All lines from the one containing "Stage 1 of an" down to the final line of the entries below: return them exactly.

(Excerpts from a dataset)
>>>

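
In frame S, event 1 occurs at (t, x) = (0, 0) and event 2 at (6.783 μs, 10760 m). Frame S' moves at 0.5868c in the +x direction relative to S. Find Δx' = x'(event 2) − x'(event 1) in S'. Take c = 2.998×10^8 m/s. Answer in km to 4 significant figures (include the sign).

γ = 1/√(1 − 0.5868²) = 1.23498
Δx' = γ(Δx − vΔt) = 1.23498 × (10760 m − 0.5868×(2.998×10^8 m/s)×6.783×10^-6 s)
= 1.23498 × (9566.72 m) = 11.81 km

Δx' ≈ 11.81 km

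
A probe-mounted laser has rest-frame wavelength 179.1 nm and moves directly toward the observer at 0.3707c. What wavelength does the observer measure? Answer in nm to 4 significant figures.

Relativistic Doppler: λ_obs = λ_src √((1−β)/(1+β))
= 179.1 × √(0.629300/1.37070) = 179.1 × 0.677575 = 121.4 nm

λ_obs ≈ 121.4 nm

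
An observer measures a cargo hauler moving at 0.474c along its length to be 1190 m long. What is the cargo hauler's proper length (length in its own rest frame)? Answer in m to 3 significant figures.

L₀ ≈ 1350 m

γ = 1/√(1 − 0.474²) = 1.1357
L₀ = γL = 1.1357 × 1190 = 1350 m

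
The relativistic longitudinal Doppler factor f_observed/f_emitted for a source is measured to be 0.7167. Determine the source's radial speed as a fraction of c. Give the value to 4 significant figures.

β ≈ 0.3213

f_obs/f_src = √((1−β)/(1+β)) = 0.7167  ⇒  (1−β)/(1+β) = 0.513659
β = |1 − D²|/(1 + D²) = |1 − 0.513659|/(1 + 0.513659) = 0.3213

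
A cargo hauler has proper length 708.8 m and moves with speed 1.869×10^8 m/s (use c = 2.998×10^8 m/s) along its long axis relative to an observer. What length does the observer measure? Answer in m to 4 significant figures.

L ≈ 554.2 m

β = v/c = 1.869×10^8 / 2.998×10^8 = 0.623416
γ = 1/√(1 − 0.623416²) = 1.27895
Length contraction: L = L₀/γ = 708.8/1.27895 = 554.2 m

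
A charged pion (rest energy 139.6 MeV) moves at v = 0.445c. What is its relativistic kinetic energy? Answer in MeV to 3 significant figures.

K ≈ 16.3 MeV

γ = 1/√(1 − 0.445²) = 1.1167
K = (γ − 1)m₀c² = (1.1167 − 1) × 139.6 MeV = 0.11666 × 139.6 MeV = 16.3 MeV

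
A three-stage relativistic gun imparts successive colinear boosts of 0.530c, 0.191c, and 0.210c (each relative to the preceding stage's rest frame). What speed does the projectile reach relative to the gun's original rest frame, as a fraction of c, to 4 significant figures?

Compose boost 2: (0.191 + 0.530)/(1 + 0.191×0.530) = 0.7210/1.10123 = 0.654722
Compose boost 3: (0.210 + 0.654722)/(1 + 0.210×0.654722) = 0.864722/1.13749 = 0.7602

u ≈ 0.7602c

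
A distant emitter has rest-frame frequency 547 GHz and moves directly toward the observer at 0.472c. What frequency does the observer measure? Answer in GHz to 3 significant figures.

f_obs ≈ 913 GHz

Relativistic Doppler: f_obs = f_src √((1+β)/(1−β))
= 547 × √(1.4720/0.52800) = 547 × 1.6697 = 913 GHz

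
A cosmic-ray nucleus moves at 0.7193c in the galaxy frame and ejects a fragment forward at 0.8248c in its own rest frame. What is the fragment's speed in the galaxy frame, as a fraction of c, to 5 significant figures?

u ≈ 0.96913c

Compose boost 2: (0.8248 + 0.7193)/(1 + 0.8248×0.7193) = 1.5441/1.593279 = 0.96913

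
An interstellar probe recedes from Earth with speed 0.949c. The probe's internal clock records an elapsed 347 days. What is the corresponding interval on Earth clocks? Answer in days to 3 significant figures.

Δt ≈ 1100 days

γ = 1/√(1 − 0.949²) = 3.1718
Time dilation: Δt = γτ₀ = 3.1718 × 347 days = 1100 days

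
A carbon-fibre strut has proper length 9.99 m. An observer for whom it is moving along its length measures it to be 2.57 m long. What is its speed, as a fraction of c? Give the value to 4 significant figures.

γ = L₀/L = 9.99/2.57 = 3.88716
β = √(1 − 1/γ²) = 0.9663

β ≈ 0.9663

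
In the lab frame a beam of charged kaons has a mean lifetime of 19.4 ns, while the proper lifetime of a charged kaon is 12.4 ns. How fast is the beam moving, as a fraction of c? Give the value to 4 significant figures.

β ≈ 0.7691

γ = Δt/τ₀ = 19.4/12.4 = 1.56452
β = √(1 − 1/γ²) = √(1 − 1/1.56452²) = 0.7691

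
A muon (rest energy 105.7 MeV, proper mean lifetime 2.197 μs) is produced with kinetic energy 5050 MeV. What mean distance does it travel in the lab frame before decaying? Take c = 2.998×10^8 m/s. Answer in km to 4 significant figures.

d ≈ 32.12 km

γ = 1 + K/(m₀c²) = 1 + 5050/105.7 = 48.7767
β = √(1 − 1/γ²) = 0.999790
Dilated lifetime: γτ₀ = 48.7767 × 2.197 μs = 107.162 μs
d = βc·γτ₀ = 0.999790 × (2.998×10^8 m/s) × 0.000107162 s = 32.12 km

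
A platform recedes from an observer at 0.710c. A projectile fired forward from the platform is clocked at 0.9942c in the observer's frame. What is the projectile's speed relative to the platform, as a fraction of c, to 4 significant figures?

u' ≈ 0.9663c

Inverse velocity addition: u' = (u − v)/(1 − uv/c²)
= (0.9942 − 0.710)/(1 − 0.9942×0.710) = 0.2842/0.294118 = 0.9663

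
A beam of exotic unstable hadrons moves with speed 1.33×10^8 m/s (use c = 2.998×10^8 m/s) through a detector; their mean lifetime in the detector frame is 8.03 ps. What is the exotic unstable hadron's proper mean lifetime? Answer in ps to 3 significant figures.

β = v/c = 1.33×10^8 / 2.998×10^8 = 0.44363
γ = 1/√(1 − 0.44363²) = 1.1158
Proper time: τ₀ = Δt/γ = 8.03/1.1158 = 7.20 ps

τ₀ ≈ 7.20 ps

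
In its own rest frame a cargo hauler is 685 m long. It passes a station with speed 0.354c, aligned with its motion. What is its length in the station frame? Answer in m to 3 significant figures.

γ = 1/√(1 − 0.354²) = 1.0692
Length contraction: L = L₀/γ = 685/1.0692 = 641 m

L ≈ 641 m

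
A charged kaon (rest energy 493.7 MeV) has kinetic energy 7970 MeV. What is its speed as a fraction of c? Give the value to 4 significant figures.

β ≈ 0.9983

γ = 1 + K/(m₀c²) = 1 + 7970/493.7 = 17.1434
β = √(1 − 1/γ²) = 0.9983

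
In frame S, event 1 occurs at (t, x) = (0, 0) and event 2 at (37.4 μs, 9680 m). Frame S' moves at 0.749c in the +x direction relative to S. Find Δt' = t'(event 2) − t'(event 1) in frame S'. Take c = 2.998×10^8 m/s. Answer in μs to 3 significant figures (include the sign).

Δt' ≈ 19.9 μs

γ = 1/√(1 − 0.749²) = 1.5093
Δt' = γ(Δt − vΔx/c²) = 1.5093 × (37.4 μs − 0.749×9680 m / (2.998×10^8 m/s))
= 1.5093 × (13.216 μs) = 19.9 μs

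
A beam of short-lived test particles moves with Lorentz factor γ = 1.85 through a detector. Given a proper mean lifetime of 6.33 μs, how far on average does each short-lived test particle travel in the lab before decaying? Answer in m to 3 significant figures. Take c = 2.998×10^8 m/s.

β = √(1 − 1/γ²) = √(1 − 1/1.85²) = 0.84132
Dilated lifetime: Δt = γτ₀ = 1.85 × 6.33 μs = 11.711 μs
d = vΔt = 0.84132c × 11.711 μs = 2.5223×10^8 m/s × 1.1711×10^-5 s = 2950 m

d ≈ 2950 m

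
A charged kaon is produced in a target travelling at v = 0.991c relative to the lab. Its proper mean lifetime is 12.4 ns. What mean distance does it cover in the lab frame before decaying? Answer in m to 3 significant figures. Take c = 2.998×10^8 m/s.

d ≈ 27.5 m

γ = 1/√(1 − 0.991²) = 7.4704
Dilated lifetime: Δt = γτ₀ = 7.4704 × 12.4 ns = 92.633 ns
d = vΔt = 0.991c × 92.633 ns = 2.9710×10^8 m/s × 9.2633×10^-8 s = 27.5 m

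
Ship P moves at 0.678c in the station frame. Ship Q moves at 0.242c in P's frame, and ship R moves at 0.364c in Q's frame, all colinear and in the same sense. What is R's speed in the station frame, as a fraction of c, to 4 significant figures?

Compose boost 2: (0.242 + 0.678)/(1 + 0.242×0.678) = 0.9200/1.16408 = 0.790326
Compose boost 3: (0.364 + 0.790326)/(1 + 0.364×0.790326) = 1.15433/1.28768 = 0.8964

u ≈ 0.8964c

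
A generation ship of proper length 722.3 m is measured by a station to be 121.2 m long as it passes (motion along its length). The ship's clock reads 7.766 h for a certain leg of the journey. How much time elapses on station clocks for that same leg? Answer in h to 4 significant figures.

Length contraction ⇒ γ = L₀/L = 722.3/121.2 = 5.95957
Time dilation: Δt = γτ₀ = 5.95957 × 7.766 h = 46.28 h

Δt ≈ 46.28 h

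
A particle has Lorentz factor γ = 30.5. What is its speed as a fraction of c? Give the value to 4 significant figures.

β ≈ 0.9995

β = √(1 − 1/γ²) = √(1 − 1/30.5²) = √(0.998925) = 0.9995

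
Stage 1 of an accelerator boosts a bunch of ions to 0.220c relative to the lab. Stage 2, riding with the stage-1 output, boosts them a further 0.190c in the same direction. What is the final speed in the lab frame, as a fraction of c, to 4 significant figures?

u ≈ 0.3935c

Compose boost 2: (0.190 + 0.220)/(1 + 0.190×0.220) = 0.4100/1.04180 = 0.3935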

<<<

▸ ANSWER SPACE:
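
Stage 1 of an accelerator boosts a bunch of ions to 0.220c relative to the lab. Stage 2, riding with the stage-1 output, boosts them a further 0.190c in the same direction. What is the final speed in the lab frame, as a fraction of c, to 4 significant figures?

u ≈ 0.3935c

Compose boost 2: (0.190 + 0.220)/(1 + 0.190×0.220) = 0.4100/1.04180 = 0.3935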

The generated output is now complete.